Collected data
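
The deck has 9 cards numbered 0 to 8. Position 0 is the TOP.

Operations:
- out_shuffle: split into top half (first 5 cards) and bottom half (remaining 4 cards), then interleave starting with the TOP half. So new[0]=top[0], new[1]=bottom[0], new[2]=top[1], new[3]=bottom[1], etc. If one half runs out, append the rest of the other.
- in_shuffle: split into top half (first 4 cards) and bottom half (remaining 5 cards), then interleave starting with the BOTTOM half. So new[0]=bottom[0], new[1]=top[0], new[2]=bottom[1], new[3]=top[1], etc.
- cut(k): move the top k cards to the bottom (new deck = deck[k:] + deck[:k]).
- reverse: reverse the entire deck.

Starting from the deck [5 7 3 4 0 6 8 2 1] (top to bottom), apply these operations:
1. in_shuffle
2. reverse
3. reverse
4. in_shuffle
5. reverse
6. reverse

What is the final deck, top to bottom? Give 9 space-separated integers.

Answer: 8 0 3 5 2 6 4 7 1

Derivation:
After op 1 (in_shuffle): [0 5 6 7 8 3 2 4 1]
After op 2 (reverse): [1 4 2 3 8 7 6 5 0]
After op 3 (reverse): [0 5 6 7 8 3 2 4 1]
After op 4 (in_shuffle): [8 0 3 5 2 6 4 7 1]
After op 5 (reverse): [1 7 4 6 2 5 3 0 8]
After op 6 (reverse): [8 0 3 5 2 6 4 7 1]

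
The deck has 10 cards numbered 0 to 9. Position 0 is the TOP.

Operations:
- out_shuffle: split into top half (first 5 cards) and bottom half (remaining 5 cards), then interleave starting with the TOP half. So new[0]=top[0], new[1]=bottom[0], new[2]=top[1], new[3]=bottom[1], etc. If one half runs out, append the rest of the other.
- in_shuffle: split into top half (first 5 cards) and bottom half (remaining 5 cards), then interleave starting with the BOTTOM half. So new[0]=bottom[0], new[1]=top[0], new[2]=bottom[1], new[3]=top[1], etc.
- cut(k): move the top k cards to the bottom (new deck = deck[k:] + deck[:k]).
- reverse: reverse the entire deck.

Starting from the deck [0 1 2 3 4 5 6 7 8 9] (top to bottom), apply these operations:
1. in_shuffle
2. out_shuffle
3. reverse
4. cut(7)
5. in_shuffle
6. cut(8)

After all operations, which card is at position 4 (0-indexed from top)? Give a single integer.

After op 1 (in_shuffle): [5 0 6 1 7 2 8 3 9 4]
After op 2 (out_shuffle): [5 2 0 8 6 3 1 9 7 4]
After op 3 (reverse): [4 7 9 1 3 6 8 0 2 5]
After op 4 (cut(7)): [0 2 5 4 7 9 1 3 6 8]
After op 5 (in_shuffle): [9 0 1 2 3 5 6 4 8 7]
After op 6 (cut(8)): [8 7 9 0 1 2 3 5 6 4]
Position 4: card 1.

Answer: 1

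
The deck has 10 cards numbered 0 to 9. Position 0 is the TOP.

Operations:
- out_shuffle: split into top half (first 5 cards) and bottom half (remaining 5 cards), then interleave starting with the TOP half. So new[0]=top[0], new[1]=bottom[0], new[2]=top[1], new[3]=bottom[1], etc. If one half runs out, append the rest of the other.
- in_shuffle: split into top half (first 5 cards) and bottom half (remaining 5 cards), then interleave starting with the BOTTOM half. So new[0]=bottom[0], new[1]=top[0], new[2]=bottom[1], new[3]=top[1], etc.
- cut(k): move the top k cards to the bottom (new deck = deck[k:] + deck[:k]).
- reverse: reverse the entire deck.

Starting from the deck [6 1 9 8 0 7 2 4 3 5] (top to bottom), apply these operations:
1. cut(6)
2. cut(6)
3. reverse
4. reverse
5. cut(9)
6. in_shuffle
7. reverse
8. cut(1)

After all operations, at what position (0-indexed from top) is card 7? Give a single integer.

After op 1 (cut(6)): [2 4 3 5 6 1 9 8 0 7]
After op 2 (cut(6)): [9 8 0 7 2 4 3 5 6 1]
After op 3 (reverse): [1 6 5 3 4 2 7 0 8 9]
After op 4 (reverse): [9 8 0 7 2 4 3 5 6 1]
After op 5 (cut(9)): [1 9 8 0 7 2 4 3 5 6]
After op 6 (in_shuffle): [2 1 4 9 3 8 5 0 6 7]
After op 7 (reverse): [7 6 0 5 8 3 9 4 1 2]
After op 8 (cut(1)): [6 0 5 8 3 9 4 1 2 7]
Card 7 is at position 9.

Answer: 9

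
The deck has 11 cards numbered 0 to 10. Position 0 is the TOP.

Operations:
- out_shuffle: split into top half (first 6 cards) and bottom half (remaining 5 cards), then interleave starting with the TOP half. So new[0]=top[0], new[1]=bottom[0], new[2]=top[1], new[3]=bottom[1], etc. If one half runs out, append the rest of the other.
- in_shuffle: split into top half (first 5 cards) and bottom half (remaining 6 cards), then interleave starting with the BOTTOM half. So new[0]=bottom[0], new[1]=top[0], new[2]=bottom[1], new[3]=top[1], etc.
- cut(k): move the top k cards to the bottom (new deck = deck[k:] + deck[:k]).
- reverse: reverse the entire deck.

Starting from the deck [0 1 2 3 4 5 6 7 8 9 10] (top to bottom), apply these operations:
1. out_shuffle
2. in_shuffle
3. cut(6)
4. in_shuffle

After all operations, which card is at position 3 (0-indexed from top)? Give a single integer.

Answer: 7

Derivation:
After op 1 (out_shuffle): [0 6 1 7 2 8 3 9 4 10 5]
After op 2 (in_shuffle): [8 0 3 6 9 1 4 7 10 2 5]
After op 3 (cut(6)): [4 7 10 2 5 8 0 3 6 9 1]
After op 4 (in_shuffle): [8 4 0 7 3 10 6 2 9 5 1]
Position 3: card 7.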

→ **PROMPT**
Each line above that has the word "rest" must be copied.

→ **ANSWER TO THE PROBLEM**
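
- out_shuffle: split into top half (first 5 cards) and bottom half (remaining 4 cards), then interleave starting with the TOP half. So new[0]=top[0], new[1]=bottom[0], new[2]=top[1], new[3]=bottom[1], etc. If one half runs out, append the rest of the other.
- out_shuffle: split into top half (first 5 cards) and bottom half (remaining 5 cards), then interleave starting with the TOP half. So new[0]=top[0], new[1]=bottom[0], new[2]=top[1], new[3]=bottom[1], etc. If one half runs out, append the rest of the other.
- out_shuffle: split into top half (first 5 cards) and bottom half (remaining 5 cards), then interleave starting with the TOP half. So new[0]=top[0], new[1]=bottom[0], new[2]=top[1], new[3]=bottom[1], etc. If one half runs out, append the rest of the other.
- out_shuffle: split into top half (first 6 cards) and bottom half (remaining 5 cards), then interleave starting with the TOP half. So new[0]=top[0], new[1]=bottom[0], new[2]=top[1], new[3]=bottom[1], etc. If one half runs out, append the rest of the other.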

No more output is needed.